▶ TASK GOAL: A faithful, complete copy of the entries is the sole expected answer.

Saved data entries:
********

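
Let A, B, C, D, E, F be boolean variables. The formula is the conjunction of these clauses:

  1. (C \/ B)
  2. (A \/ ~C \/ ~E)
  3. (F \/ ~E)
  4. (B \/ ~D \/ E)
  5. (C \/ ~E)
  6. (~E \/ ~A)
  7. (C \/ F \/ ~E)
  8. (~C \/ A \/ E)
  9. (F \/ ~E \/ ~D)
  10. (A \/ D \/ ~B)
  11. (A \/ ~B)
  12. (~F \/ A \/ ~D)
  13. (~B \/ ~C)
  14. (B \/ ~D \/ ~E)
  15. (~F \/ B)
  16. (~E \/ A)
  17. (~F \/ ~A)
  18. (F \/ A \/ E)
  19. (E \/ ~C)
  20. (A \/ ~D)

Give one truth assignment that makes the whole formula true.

A = True, B = True, C = False, D = True, E = False, F = False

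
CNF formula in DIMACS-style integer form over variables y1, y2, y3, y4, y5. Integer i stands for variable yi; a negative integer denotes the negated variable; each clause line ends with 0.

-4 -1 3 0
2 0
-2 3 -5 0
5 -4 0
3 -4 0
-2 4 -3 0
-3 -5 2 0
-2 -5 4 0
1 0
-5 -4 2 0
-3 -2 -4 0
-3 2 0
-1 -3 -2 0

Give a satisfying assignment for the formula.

y1=True  y2=True  y3=False  y4=False  y5=False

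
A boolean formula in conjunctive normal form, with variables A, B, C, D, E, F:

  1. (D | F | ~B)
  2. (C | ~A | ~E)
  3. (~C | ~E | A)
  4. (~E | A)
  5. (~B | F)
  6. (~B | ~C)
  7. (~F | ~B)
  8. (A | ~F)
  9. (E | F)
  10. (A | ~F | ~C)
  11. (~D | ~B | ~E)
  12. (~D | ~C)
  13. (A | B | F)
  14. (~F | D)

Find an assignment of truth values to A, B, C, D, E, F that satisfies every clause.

A=T  B=F  C=T  D=F  E=T  F=F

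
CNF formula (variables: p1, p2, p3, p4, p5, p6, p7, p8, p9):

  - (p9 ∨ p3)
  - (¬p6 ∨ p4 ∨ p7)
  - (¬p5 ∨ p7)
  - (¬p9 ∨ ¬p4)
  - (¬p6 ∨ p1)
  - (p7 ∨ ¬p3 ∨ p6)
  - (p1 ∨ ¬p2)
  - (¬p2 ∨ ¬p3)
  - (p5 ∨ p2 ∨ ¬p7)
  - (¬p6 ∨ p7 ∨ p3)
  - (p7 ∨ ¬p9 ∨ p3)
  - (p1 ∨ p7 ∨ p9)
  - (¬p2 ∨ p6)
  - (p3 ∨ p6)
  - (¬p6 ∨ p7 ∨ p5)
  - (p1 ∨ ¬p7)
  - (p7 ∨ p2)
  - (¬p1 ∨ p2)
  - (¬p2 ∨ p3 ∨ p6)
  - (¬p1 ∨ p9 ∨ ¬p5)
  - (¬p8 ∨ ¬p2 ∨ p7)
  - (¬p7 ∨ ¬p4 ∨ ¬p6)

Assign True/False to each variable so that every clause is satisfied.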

********

▶ WRITTEN RESPONSE:
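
Let A, B, C, D, E, F be boolean variables. The formula is the conjunction of these clauses:

  1. (C \/ B)
  2. (A \/ ~C \/ ~E)
  3. (F \/ ~E)
  4. (B \/ ~D \/ E)
  5. (C \/ ~E)
  6. (~E \/ ~A)
  7. (C \/ F \/ ~E)
  8. (~C \/ A \/ E)
  9. (F \/ ~E \/ ~D)
  10. (A \/ D \/ ~B)
  11. (A \/ ~B)
  12. (~F \/ A \/ ~D)
  13. (~B \/ ~C)
  14. (B \/ ~D \/ ~E)
  15. (~F \/ B)
  16. (~E \/ A)
  17. (~F \/ ~A)
  18. (F \/ A \/ E)
  19. (E \/ ~C)
  20. (A \/ ~D)

Give one truth assignment that makes the whole formula true.

A = True, B = True, C = False, D = True, E = False, F = False

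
CNF formula in DIMACS-style integer form over variables y1, y2, y3, y4, y5. Integer i stands for variable yi; a negative integer denotes the negated variable; each clause line ends with 0.

-4 -1 3 0
2 0
-2 3 -5 0
5 -4 0
3 -4 0
-2 4 -3 0
-3 -5 2 0
-2 -5 4 0
1 0
-5 -4 2 0
-3 -2 -4 0
-3 2 0
-1 -3 -2 0

Give a satisfying assignment for the formula.

y1=True  y2=True  y3=False  y4=False  y5=False

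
A boolean formula in conjunctive normal form, with variables A, B, C, D, E, F:

  1. (D | F | ~B)
  2. (C | ~A | ~E)
  3. (~C | ~E | A)
  4. (~E | A)
  5. (~B | F)
  6. (~B | ~C)
  7. (~F | ~B)
  8. (A | ~F)
  9. (E | F)
  10. (A | ~F | ~C)
  11. (~D | ~B | ~E)
  12. (~D | ~C)
  13. (A | B | F)
  14. (~F | D)

Find an assignment of truth values to A, B, C, D, E, F that satisfies every clause.

A=T  B=F  C=T  D=F  E=T  F=F

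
CNF formula (variables: p1, p2, p3, p4, p5, p6, p7, p8, p9):

  - (p9 ∨ p3)
  - (¬p6 ∨ p4 ∨ p7)
  - (¬p5 ∨ p7)
  - (¬p9 ∨ ¬p4)
  - (¬p6 ∨ p1)
  - (p7 ∨ ¬p3 ∨ p6)
  - (p1 ∨ ¬p2)
  - (¬p2 ∨ ¬p3)
  - (p5 ∨ p2 ∨ ¬p7)
  - (¬p6 ∨ p7 ∨ p3)
  - (p7 ∨ ¬p9 ∨ p3)
  - (p1 ∨ p7 ∨ p9)
  - (¬p2 ∨ p6)
  - (p3 ∨ p6)
  - (¬p6 ∨ p7 ∨ p5)
  - (p1 ∨ ¬p7)
  - (p7 ∨ p2)
  - (¬p1 ∨ p2)
  - (¬p2 ∨ p3 ∨ p6)
  - (¬p1 ∨ p9 ∨ ¬p5)
  - (¬p8 ∨ ¬p2 ∨ p7)
  - (¬p7 ∨ ¬p4 ∨ ¬p6)

Assign True/False to each variable so that every clause is satisfied.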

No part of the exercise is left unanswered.